Top of Source material

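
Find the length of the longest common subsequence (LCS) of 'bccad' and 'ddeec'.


DP table for LCS of 'bccad' and 'ddeec':
       d  d  e  e  c
    0  0  0  0  0  0
  b 0  0  0  0  0  0
  c 0  0  0  0  0  1
  c 0  0  0  0  0  1
  a 0  0  0  0  0  1
  d 0  1  1  1  1  1
LCS: 'c'
LCS length = 1

1


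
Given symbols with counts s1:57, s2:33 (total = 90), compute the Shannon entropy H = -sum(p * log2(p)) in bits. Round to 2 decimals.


Computing entropy H = -sum(p_i * log2(p_i)):
  s1: p = 57/90 = 0.6333, -p*log2(p) = 0.4173
  s2: p = 33/90 = 0.3667, -p*log2(p) = 0.5307
H = sum of terms = 0.9480
Rounded to 2 decimals: 0.95

0.95


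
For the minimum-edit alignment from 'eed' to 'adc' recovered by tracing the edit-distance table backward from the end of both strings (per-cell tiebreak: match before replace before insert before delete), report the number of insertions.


Edit distance = 3. Backtracking from cell (3, 3) with preference match > replace > insert > delete,
then listing the resulting alignment 'eed' -> 'adc' left to right:
  Step 1: replace e->a
  Step 2: replace e->d
  Step 3: replace d->c
Total insertions: 0

0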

Bottom of Source material

■ **Exercise aim**: Set down each entry exactly, leaving none out.

■ **Response to the task**:
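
Find the length of the longest common subsequence (LCS) of 'bccad' and 'ddeec'.


DP table for LCS of 'bccad' and 'ddeec':
       d  d  e  e  c
    0  0  0  0  0  0
  b 0  0  0  0  0  0
  c 0  0  0  0  0  1
  c 0  0  0  0  0  1
  a 0  0  0  0  0  1
  d 0  1  1  1  1  1
LCS: 'c'
LCS length = 1

1


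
Given symbols with counts s1:57, s2:33 (total = 90), compute the Shannon entropy H = -sum(p * log2(p)) in bits. Round to 2 decimals.


Computing entropy H = -sum(p_i * log2(p_i)):
  s1: p = 57/90 = 0.6333, -p*log2(p) = 0.4173
  s2: p = 33/90 = 0.3667, -p*log2(p) = 0.5307
H = sum of terms = 0.9480
Rounded to 2 decimals: 0.95

0.95


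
For the minimum-edit alignment from 'eed' to 'adc' recovered by tracing the edit-distance table backward from the end of both strings (per-cell tiebreak: match before replace before insert before delete), report the number of insertions.


Edit distance = 3. Backtracking from cell (3, 3) with preference match > replace > insert > delete,
then listing the resulting alignment 'eed' -> 'adc' left to right:
  Step 1: replace e->a
  Step 2: replace e->d
  Step 3: replace d->c
Total insertions: 0

0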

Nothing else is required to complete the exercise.